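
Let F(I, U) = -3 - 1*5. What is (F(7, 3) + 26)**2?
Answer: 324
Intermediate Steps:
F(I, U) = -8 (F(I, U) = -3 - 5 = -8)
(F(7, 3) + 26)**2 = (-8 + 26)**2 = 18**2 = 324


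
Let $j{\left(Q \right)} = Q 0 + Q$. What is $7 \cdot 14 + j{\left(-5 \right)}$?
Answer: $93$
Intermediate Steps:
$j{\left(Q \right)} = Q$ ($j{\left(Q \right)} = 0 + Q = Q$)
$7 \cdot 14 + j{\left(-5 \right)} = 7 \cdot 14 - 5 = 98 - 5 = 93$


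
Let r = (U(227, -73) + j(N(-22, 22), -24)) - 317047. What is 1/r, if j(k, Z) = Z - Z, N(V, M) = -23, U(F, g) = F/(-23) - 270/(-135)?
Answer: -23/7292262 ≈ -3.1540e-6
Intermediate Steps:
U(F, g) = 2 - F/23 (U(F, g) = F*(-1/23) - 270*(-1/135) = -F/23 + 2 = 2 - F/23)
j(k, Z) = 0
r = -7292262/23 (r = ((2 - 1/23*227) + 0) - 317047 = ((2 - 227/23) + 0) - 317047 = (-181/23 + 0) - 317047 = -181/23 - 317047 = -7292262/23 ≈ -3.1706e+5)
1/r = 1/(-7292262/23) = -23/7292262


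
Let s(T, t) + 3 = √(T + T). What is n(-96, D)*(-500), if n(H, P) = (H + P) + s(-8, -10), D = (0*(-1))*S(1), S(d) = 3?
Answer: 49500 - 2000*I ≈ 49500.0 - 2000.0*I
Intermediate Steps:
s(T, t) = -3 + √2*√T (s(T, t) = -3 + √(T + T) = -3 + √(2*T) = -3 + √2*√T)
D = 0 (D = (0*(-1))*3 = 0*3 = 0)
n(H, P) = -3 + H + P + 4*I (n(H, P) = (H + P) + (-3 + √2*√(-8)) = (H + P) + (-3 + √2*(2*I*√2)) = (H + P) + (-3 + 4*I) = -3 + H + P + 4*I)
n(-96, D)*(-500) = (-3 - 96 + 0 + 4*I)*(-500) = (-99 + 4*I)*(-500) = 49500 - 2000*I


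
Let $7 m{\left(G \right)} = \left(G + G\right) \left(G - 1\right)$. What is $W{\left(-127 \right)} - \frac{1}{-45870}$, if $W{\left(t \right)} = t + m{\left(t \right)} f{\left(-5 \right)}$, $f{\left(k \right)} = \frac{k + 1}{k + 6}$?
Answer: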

# ACTION ITEM
From the line containing "Answer: 49500 - 2000*I ≈ 49500.0 - 2000.0*I" down to the last line of the records above, print every line exactly, with both ends kept.

# ANSWER BOX
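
Answer: 49500 - 2000*I ≈ 49500.0 - 2000.0*I
Intermediate Steps:
s(T, t) = -3 + √2*√T (s(T, t) = -3 + √(T + T) = -3 + √(2*T) = -3 + √2*√T)
D = 0 (D = (0*(-1))*3 = 0*3 = 0)
n(H, P) = -3 + H + P + 4*I (n(H, P) = (H + P) + (-3 + √2*√(-8)) = (H + P) + (-3 + √2*(2*I*√2)) = (H + P) + (-3 + 4*I) = -3 + H + P + 4*I)
n(-96, D)*(-500) = (-3 - 96 + 0 + 4*I)*(-500) = (-99 + 4*I)*(-500) = 49500 - 2000*I


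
Let $7 m{\left(G \right)} = \left(G + G\right) \left(G - 1\right)$. What is $W{\left(-127 \right)} - \frac{1}{-45870}$, if $W{\left(t \right)} = t + m{\left(t \right)} f{\left(-5 \right)}$, $f{\left(k \right)} = \frac{k + 1}{k + 6}$?
Answer: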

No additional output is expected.